→ Exercise directions
Scan the entries below for the word "conference". Copy each line that has it.
### Data records
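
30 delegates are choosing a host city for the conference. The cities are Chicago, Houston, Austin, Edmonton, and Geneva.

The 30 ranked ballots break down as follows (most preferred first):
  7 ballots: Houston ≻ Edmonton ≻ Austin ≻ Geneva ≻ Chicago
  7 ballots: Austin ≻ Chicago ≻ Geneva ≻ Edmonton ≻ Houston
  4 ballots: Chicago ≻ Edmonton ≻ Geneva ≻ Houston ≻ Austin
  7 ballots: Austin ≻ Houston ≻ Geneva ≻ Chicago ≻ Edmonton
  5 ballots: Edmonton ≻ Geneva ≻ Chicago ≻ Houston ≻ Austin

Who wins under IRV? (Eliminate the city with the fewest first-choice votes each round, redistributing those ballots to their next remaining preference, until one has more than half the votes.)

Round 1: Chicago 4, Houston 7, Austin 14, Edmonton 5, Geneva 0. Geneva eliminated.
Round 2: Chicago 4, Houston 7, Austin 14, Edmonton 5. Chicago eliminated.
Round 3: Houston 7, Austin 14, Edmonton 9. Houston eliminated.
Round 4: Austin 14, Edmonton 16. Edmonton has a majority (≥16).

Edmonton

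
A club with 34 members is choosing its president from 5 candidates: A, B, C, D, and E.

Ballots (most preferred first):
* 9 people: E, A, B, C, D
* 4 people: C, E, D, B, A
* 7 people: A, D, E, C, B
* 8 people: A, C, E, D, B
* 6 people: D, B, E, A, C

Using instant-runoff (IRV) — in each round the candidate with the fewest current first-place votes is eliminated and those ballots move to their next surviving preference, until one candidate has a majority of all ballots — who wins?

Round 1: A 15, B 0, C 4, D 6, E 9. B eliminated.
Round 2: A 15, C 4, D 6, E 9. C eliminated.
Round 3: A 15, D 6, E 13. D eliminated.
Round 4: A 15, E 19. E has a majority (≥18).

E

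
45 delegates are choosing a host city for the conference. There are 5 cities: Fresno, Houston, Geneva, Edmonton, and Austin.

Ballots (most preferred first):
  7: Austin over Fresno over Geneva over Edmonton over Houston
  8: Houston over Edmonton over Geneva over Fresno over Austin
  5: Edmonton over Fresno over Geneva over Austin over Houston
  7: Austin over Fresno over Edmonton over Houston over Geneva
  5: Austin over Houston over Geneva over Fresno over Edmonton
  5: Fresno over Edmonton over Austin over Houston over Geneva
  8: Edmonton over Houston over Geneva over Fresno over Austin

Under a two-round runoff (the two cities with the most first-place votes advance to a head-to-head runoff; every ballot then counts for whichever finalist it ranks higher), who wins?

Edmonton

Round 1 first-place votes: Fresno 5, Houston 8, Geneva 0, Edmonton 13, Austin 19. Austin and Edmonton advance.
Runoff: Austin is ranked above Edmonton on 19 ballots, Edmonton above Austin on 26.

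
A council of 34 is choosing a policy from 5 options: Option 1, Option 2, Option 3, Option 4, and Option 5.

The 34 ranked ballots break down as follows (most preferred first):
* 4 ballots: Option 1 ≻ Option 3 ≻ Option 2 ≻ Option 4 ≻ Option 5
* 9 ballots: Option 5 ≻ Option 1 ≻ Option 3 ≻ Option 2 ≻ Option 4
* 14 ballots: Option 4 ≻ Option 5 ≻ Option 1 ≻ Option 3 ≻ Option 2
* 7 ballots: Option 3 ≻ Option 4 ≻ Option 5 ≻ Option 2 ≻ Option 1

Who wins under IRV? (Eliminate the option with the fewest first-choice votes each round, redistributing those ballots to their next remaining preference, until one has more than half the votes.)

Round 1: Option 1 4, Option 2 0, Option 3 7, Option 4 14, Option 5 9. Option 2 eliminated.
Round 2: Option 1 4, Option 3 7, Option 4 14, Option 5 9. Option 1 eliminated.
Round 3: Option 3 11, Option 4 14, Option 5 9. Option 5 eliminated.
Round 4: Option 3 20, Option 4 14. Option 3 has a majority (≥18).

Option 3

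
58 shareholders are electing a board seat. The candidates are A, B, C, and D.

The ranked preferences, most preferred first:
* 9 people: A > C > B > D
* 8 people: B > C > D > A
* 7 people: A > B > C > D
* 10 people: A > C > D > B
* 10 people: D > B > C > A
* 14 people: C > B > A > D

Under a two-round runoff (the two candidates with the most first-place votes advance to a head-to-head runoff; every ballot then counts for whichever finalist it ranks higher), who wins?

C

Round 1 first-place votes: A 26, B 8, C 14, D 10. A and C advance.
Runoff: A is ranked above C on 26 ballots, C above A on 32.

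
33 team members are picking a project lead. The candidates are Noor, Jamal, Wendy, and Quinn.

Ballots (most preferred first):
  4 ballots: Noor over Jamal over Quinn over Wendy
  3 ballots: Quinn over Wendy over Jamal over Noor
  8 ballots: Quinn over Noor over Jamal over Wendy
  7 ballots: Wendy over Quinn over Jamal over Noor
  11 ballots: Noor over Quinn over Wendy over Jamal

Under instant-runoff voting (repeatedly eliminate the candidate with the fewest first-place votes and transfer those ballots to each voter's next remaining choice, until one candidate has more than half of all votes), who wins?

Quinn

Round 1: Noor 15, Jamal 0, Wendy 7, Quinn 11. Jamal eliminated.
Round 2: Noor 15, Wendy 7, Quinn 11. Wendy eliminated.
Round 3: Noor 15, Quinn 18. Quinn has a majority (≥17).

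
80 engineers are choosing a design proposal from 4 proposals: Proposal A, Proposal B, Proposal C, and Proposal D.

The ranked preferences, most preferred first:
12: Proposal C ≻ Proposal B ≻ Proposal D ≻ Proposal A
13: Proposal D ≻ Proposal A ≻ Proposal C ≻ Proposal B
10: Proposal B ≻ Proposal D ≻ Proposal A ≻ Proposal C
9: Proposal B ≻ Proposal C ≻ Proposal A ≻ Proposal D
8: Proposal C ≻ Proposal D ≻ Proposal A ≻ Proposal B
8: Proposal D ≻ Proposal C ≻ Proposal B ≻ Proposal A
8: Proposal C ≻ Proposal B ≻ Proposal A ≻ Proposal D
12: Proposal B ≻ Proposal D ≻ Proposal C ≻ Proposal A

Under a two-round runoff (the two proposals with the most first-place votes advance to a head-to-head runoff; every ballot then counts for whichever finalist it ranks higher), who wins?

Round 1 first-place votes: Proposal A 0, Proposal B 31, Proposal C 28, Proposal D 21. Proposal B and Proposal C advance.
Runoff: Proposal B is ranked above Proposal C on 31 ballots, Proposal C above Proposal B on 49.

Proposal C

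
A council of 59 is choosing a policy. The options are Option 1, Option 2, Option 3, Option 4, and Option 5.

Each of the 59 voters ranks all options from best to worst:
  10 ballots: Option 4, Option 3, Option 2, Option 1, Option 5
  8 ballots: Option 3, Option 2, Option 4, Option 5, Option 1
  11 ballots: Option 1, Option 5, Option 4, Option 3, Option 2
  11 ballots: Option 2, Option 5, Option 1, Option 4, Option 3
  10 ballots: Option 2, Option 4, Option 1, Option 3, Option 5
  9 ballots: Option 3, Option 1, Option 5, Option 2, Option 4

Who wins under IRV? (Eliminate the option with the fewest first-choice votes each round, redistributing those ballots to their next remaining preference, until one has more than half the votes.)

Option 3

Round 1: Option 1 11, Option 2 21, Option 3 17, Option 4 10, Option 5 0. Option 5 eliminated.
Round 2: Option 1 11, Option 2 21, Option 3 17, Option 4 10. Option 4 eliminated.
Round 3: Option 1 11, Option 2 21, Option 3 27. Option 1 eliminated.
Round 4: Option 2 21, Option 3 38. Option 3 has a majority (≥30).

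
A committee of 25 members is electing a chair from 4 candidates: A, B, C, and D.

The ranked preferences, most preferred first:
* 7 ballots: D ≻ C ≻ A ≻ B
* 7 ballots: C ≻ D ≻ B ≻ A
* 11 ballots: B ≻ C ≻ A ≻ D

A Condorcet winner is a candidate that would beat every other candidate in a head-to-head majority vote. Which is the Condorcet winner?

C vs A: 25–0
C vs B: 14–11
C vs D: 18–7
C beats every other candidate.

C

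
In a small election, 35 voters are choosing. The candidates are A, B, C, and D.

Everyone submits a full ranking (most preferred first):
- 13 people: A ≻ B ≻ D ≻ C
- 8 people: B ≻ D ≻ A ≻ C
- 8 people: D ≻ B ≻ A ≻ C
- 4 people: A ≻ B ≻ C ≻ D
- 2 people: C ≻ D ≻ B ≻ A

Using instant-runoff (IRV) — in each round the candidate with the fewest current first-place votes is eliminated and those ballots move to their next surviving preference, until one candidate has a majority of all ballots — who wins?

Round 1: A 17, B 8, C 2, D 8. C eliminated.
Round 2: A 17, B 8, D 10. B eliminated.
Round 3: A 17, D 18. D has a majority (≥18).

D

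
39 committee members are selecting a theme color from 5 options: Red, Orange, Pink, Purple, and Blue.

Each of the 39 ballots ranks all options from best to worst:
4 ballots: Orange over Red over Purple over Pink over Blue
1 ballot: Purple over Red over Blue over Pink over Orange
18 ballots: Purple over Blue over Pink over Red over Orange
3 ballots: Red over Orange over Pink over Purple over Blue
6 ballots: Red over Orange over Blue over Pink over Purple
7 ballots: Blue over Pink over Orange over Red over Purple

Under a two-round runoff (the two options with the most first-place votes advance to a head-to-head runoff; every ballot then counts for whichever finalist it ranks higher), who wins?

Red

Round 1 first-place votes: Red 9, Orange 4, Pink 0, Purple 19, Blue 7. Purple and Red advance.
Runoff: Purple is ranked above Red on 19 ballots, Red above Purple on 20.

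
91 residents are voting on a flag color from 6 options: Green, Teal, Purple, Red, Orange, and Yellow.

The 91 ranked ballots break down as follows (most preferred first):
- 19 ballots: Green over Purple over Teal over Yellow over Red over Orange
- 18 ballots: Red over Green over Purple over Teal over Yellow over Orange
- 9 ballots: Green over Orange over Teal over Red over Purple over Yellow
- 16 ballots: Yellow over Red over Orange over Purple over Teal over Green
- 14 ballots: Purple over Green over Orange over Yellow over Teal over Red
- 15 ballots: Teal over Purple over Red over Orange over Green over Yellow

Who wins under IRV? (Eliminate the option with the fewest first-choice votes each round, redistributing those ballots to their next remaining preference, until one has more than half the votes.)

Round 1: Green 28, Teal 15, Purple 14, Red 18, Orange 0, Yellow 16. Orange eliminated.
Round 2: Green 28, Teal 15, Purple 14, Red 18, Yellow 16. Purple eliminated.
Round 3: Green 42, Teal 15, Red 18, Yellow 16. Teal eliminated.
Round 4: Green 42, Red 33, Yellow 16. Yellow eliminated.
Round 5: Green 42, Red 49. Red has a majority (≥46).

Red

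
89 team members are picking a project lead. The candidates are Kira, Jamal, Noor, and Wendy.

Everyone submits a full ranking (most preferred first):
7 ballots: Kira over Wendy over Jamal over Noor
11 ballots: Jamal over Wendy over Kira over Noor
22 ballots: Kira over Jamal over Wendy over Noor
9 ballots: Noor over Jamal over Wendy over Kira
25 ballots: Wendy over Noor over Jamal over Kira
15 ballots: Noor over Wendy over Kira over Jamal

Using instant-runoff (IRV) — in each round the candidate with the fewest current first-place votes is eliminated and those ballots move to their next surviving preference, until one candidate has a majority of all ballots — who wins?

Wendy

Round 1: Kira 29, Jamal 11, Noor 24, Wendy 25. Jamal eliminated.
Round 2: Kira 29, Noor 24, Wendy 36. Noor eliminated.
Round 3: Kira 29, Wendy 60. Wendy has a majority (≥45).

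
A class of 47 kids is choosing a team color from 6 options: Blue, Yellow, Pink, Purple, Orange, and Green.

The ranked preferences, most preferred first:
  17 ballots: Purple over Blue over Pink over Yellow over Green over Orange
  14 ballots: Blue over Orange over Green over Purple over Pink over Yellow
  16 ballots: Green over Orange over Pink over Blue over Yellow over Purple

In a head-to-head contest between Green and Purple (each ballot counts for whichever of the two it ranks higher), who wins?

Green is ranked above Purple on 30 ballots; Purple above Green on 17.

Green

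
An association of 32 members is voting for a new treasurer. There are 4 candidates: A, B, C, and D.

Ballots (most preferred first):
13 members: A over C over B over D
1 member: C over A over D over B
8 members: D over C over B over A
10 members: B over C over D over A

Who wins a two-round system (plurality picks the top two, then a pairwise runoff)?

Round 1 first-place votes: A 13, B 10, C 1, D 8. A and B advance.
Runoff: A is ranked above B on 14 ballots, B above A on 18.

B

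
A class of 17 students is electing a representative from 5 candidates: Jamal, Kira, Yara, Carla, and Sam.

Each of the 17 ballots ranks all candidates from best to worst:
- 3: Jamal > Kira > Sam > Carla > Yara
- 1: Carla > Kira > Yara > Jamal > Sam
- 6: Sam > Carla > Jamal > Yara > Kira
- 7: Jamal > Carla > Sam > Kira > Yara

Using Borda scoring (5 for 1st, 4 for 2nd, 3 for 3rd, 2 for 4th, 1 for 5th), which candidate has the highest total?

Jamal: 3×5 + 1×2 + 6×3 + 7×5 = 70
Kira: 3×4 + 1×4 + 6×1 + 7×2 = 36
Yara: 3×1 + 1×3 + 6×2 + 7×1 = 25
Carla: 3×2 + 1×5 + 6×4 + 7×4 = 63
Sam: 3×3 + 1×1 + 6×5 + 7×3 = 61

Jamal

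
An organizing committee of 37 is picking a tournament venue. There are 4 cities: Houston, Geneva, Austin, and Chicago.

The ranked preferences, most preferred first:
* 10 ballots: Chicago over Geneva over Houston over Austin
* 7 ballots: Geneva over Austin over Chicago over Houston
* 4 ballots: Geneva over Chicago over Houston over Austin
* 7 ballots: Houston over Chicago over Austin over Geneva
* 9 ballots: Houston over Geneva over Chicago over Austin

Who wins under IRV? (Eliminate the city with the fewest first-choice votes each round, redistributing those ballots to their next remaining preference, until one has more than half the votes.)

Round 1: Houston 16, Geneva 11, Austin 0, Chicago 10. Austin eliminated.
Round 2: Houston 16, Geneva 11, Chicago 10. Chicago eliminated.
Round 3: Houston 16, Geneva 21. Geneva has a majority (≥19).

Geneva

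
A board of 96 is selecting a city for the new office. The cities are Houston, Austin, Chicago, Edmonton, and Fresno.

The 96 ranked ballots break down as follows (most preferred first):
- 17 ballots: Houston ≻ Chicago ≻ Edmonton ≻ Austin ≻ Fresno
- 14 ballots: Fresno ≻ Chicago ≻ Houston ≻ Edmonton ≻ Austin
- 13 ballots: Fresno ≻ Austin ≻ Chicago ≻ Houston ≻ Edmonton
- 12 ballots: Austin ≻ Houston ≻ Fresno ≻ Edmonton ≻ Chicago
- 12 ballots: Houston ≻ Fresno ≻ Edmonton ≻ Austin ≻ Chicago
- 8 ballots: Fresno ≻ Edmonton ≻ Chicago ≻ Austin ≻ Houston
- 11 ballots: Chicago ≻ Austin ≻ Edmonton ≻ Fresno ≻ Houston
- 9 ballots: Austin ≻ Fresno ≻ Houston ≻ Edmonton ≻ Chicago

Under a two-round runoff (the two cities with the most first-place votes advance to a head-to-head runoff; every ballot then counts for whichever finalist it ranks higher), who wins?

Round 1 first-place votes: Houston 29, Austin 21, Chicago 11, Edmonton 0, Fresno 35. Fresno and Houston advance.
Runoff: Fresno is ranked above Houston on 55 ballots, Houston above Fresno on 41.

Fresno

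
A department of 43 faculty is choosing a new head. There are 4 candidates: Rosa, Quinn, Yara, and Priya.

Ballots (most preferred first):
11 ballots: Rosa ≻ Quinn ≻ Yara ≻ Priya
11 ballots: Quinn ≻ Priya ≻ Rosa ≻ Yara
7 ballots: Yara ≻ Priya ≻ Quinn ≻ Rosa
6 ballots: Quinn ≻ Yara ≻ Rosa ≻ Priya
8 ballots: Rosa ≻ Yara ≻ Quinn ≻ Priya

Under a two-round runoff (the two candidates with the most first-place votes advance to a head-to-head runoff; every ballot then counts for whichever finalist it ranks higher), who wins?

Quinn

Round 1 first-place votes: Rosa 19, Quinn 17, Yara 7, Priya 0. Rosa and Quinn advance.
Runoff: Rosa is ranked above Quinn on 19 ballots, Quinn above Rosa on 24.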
######
→ Answer for this exercise
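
30 delegates are choosing a host city for the conference. The cities are Chicago, Houston, Austin, Edmonton, and Geneva.
45 delegates are choosing a host city for the conference. There are 5 cities: Fresno, Houston, Geneva, Edmonton, and Austin.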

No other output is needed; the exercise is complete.